* What you are asked to do *
Tally up every line in the records beneath that has "November", and write down only the total.

* Provided records *
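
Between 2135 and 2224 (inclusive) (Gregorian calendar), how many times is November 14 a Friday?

13

Track November 14's weekday year by year (advancing +1, or +2 across a Feb 29):
  2135: Mon  2136: Wed (+2)  2137: Thu (+1)  2138: Fri (+1) ✓  2139: Sat (+1)
  2140: Mon (+2)  2141: Tue (+1)  2142: Wed (+1)  2143: Thu (+1)  2144: Sat (+2)
  2145: Sun (+1)  2146: Mon (+1)  2147: Tue (+1)  2148: Thu (+2)  … (62 more years) …
  2211: Thu (+1)  2212: Sat (+2)  2213: Sun (+1)  2214: Mon (+1)  2215: Tue (+1)
  2216: Thu (+2)  2217: Fri (+1) ✓  2218: Sat (+1)  2219: Sun (+1)  2220: Tue (+2)
  2221: Wed (+1)  2222: Thu (+1)  2223: Fri (+1) ✓  2224: Sun (+2)
Friday years: 2138, 2149, 2155, 2160, 2166, 2177, 2183, 2188, 2194, 2200, 2206, 2217, 2223 — 13 in total.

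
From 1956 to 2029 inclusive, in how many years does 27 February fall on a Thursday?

11

Track 27 February's weekday year by year (advancing +1, or +2 across a Feb 29):
  1956: Mon  1957: Wed (+2)  1958: Thu (+1) ✓  1959: Fri (+1)  1960: Sat (+1)
  1961: Mon (+2)  1962: Tue (+1)  1963: Wed (+1)  1964: Thu (+1) ✓  1965: Sat (+2)
  1966: Sun (+1)  1967: Mon (+1)  1968: Tue (+1)  1969: Thu (+2) ✓  … (46 more years) …
  2016: Sat (+1)  2017: Mon (+2)  2018: Tue (+1)  2019: Wed (+1)  2020: Thu (+1) ✓
  2021: Sat (+2)  2022: Sun (+1)  2023: Mon (+1)  2024: Tue (+1)  2025: Thu (+2) ✓
  2026: Fri (+1)  2027: Sat (+1)  2028: Sun (+1)  2029: Tue (+2)
Thursday years: 1958, 1964, 1969, 1975, 1986, 1992, 1997, 2003, 2014, 2020, 2025 — 11 in total.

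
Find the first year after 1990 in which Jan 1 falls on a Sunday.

1995

Jan 1 advances by 2 weekdays after a leap year and by 1 after a common year.
1990: Jan 1 is Monday.
1991: Tuesday
1992: Wednesday (leap)
1993: Friday
1994: Saturday
1995: Sunday
1995 begins on a Sunday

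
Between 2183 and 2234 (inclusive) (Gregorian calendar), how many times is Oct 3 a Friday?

9

Track Oct 3's weekday year by year (advancing +1, or +2 across a Feb 29):
  2183: Fri ✓  2184: Sun (+2)  2185: Mon (+1)  2186: Tue (+1)  2187: Wed (+1)
  2188: Fri (+2) ✓  2189: Sat (+1)  2190: Sun (+1)  2191: Mon (+1)  2192: Wed (+2)
  2193: Thu (+1)  2194: Fri (+1) ✓  2195: Sat (+1)  2196: Mon (+2)  … (24 more years) …
  2221: Wed (+1)  2222: Thu (+1)  2223: Fri (+1) ✓  2224: Sun (+2)  2225: Mon (+1)
  2226: Tue (+1)  2227: Wed (+1)  2228: Fri (+2) ✓  2229: Sat (+1)  2230: Sun (+1)
  2231: Mon (+1)  2232: Wed (+2)  2233: Thu (+1)  2234: Fri (+1) ✓
Friday years: 2183, 2188, 2194, 2200, 2206, 2217, 2223, 2228, 2234 — 9 in total.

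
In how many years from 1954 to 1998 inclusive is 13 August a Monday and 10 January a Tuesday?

Check each year's weekday for 13 August and 10 January:
  1954: Fri/Sun  1955: Sat/Mon  1956: Mon/Tue ✓  1957: Tue/Thu  1958: Wed/Fri  1959: Thu/Sat  1960: Sat/Sun  1961: Sun/Tue  1962: Mon/Wed  1963: Tue/Thu  1964: Thu/Fri  1965: Fri/Sun  1966: Sat/Mon  1967: Sun/Tue  …(17 more)…  1985: Tue/Thu  1986: Wed/Fri  1987: Thu/Sat  1988: Sat/Sun  1989: Sun/Tue  1990: Mon/Wed  1991: Tue/Thu  1992: Thu/Fri  1993: Fri/Sun  1994: Sat/Mon  1995: Sun/Tue  1996: Tue/Wed  1997: Wed/Fri  1998: Thu/Sat
Both conditions hold in: 1956, 1984 — 2.

2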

* Answer to the problem *
2